[Start of section]
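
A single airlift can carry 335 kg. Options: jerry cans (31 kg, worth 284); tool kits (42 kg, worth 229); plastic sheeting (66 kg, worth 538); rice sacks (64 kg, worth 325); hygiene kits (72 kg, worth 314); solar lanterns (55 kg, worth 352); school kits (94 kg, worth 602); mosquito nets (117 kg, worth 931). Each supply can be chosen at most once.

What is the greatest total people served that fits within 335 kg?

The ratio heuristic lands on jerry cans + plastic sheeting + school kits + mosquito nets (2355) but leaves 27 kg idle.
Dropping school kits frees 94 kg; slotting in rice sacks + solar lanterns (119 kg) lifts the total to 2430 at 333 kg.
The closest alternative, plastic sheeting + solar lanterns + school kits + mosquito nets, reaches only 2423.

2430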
[End of section]
[Start of section]
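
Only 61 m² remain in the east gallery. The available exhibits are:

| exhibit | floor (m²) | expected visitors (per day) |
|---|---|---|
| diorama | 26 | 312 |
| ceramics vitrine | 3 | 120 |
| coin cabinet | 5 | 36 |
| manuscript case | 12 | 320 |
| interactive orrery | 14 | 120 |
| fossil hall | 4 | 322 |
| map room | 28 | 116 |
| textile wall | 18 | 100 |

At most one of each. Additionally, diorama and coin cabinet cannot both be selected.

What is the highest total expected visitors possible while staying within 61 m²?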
[End of section]
__Exercise__. When the line with "orrery | 14 | 120 |" is reached in the data above, begin copying, and stop after the line with "What is the highest"; copy each line exactly, both ends included.

__Output below__.
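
| interactive orrery | 14 | 120 |
| fossil hall | 4 | 322 |
| map room | 28 | 116 |
| textile wall | 18 | 100 |

At most one of each. Additionally, diorama and coin cabinet cannot both be selected.

What is the highest total expected visitors possible while staying within 61 m²?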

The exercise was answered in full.